## YOUR INSTRUCTIONS
When you answer, restate the entries below without altering anything.

*** DATA FOR PROCESSING

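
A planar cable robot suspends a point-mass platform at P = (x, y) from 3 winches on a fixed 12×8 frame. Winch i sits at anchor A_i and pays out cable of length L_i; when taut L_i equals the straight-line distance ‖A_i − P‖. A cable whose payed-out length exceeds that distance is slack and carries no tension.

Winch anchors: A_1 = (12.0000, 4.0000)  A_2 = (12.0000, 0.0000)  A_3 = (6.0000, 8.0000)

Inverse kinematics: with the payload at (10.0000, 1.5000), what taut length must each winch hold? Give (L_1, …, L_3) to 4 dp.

(3.2016, 2.5000, 7.6322)

L_1 = √((12.0000−10.0000)² + (4.0000−1.5000)²) = 3.2016
L_2 = √((12.0000−10.0000)² + (0.0000−1.5000)²) = 2.5000
L_3 = √((6.0000−10.0000)² + (8.0000−1.5000)²) = 7.6322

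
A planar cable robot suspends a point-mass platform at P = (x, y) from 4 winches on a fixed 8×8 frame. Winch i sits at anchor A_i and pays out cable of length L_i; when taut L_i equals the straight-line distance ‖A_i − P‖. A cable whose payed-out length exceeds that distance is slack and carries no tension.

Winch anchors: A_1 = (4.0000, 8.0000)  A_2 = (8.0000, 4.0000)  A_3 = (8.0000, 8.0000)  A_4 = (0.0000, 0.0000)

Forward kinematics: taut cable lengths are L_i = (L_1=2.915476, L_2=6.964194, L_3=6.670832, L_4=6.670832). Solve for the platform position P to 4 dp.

(1.5000, 6.5000)

circle eqns → linear via eq_j − eq_1; set k_j = A_j·A_j − L_j²
k_1 = 16.0000+64.0000−8.5000 = 71.5000
-8.0000·x + 8.0000·y = k_1−k_2 = 40.0000
-8.0000·x + 0.0000·y = k_1−k_3 = -12.0000
8.0000·x + 16.0000·y = k_1−k_4 = 116.0000
solve first two rows → x=1.5000, y=6.5000
check cable 4: ‖A_4−P‖² = 44.5000 ≈ L_4² = 44.5000 ✓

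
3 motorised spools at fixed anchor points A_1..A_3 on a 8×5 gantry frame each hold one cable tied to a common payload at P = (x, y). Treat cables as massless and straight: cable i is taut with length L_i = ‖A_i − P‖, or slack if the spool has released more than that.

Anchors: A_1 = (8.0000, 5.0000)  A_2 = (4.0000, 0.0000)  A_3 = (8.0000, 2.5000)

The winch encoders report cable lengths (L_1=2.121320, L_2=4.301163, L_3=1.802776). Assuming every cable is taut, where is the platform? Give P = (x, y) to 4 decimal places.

(6.5000, 3.5000)

expand ‖A_i−P‖²=L_i² and subtract eq 1 (c_i ≔ ‖A_i‖²−L_i²)
c_1 = 64.0000+25.0000−4.5000 = 84.5000
eq1−eq2 → [8.0000  10.0000]·P = 87.0000
eq1−eq3 → [0.0000  5.0000]·P = 17.5000
2×2 solve → P = (6.5000, 3.5000)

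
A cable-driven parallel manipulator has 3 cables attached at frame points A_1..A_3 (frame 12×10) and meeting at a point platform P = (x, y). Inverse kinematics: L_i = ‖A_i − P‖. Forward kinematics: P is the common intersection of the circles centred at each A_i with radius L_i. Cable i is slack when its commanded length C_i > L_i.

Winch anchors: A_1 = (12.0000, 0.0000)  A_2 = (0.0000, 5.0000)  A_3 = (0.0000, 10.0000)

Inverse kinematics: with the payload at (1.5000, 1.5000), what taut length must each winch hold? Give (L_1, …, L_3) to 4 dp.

(10.6066, 3.8079, 8.6313)

L_1: Δ = A_1−P = (10.5000, -1.5000) → ‖Δ‖ = √112.5000 = 10.6066
L_2: Δ = A_2−P = (-1.5000, 3.5000) → ‖Δ‖ = √14.5000 = 3.8079
L_3: Δ = A_3−P = (-1.5000, 8.5000) → ‖Δ‖ = √74.5000 = 8.6313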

******

## SOLUTION TO THE EXERCISE
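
A planar cable robot suspends a point-mass platform at P = (x, y) from 3 winches on a fixed 12×8 frame. Winch i sits at anchor A_i and pays out cable of length L_i; when taut L_i equals the straight-line distance ‖A_i − P‖. A cable whose payed-out length exceeds that distance is slack and carries no tension.

Winch anchors: A_1 = (12.0000, 4.0000)  A_2 = (12.0000, 0.0000)  A_3 = (6.0000, 8.0000)

Inverse kinematics: with the payload at (10.0000, 1.5000), what taut length must each winch hold? Give (L_1, …, L_3) to 4 dp.

(3.2016, 2.5000, 7.6322)

L_1 = √((12.0000−10.0000)² + (4.0000−1.5000)²) = 3.2016
L_2 = √((12.0000−10.0000)² + (0.0000−1.5000)²) = 2.5000
L_3 = √((6.0000−10.0000)² + (8.0000−1.5000)²) = 7.6322

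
A planar cable robot suspends a point-mass platform at P = (x, y) from 4 winches on a fixed 8×8 frame. Winch i sits at anchor A_i and pays out cable of length L_i; when taut L_i equals the straight-line distance ‖A_i − P‖. A cable whose payed-out length exceeds that distance is slack and carries no tension.

Winch anchors: A_1 = (4.0000, 8.0000)  A_2 = (8.0000, 4.0000)  A_3 = (8.0000, 8.0000)  A_4 = (0.0000, 0.0000)

Forward kinematics: taut cable lengths are L_i = (L_1=2.915476, L_2=6.964194, L_3=6.670832, L_4=6.670832). Solve for the platform position P to 4 dp.

(1.5000, 6.5000)

circle eqns → linear via eq_j − eq_1; set k_j = A_j·A_j − L_j²
k_1 = 16.0000+64.0000−8.5000 = 71.5000
-8.0000·x + 8.0000·y = k_1−k_2 = 40.0000
-8.0000·x + 0.0000·y = k_1−k_3 = -12.0000
8.0000·x + 16.0000·y = k_1−k_4 = 116.0000
solve first two rows → x=1.5000, y=6.5000
check cable 4: ‖A_4−P‖² = 44.5000 ≈ L_4² = 44.5000 ✓

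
3 motorised spools at fixed anchor points A_1..A_3 on a 8×5 gantry frame each hold one cable tied to a common payload at P = (x, y). Treat cables as massless and straight: cable i is taut with length L_i = ‖A_i − P‖, or slack if the spool has released more than that.

Anchors: A_1 = (8.0000, 5.0000)  A_2 = (4.0000, 0.0000)  A_3 = (8.0000, 2.5000)

The winch encoders report cable lengths (L_1=2.121320, L_2=4.301163, L_3=1.802776). Assuming every cable is taut, where is the platform? Give P = (x, y) to 4 decimal places.

(6.5000, 3.5000)

expand ‖A_i−P‖²=L_i² and subtract eq 1 (c_i ≔ ‖A_i‖²−L_i²)
c_1 = 64.0000+25.0000−4.5000 = 84.5000
eq1−eq2 → [8.0000  10.0000]·P = 87.0000
eq1−eq3 → [0.0000  5.0000]·P = 17.5000
2×2 solve → P = (6.5000, 3.5000)

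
A cable-driven parallel manipulator has 3 cables attached at frame points A_1..A_3 (frame 12×10) and meeting at a point platform P = (x, y). Inverse kinematics: L_i = ‖A_i − P‖. Forward kinematics: P is the common intersection of the circles centred at each A_i with radius L_i. Cable i is slack when its commanded length C_i > L_i.

Winch anchors: A_1 = (12.0000, 0.0000)  A_2 = (0.0000, 5.0000)  A_3 = (0.0000, 10.0000)

Inverse kinematics: with the payload at (1.5000, 1.5000), what taut length must each winch hold? Give (L_1, …, L_3) to 4 dp.

(10.6066, 3.8079, 8.6313)

L_1: Δ = A_1−P = (10.5000, -1.5000) → ‖Δ‖ = √112.5000 = 10.6066
L_2: Δ = A_2−P = (-1.5000, 3.5000) → ‖Δ‖ = √14.5000 = 3.8079
L_3: Δ = A_3−P = (-1.5000, 8.5000) → ‖Δ‖ = √74.5000 = 8.6313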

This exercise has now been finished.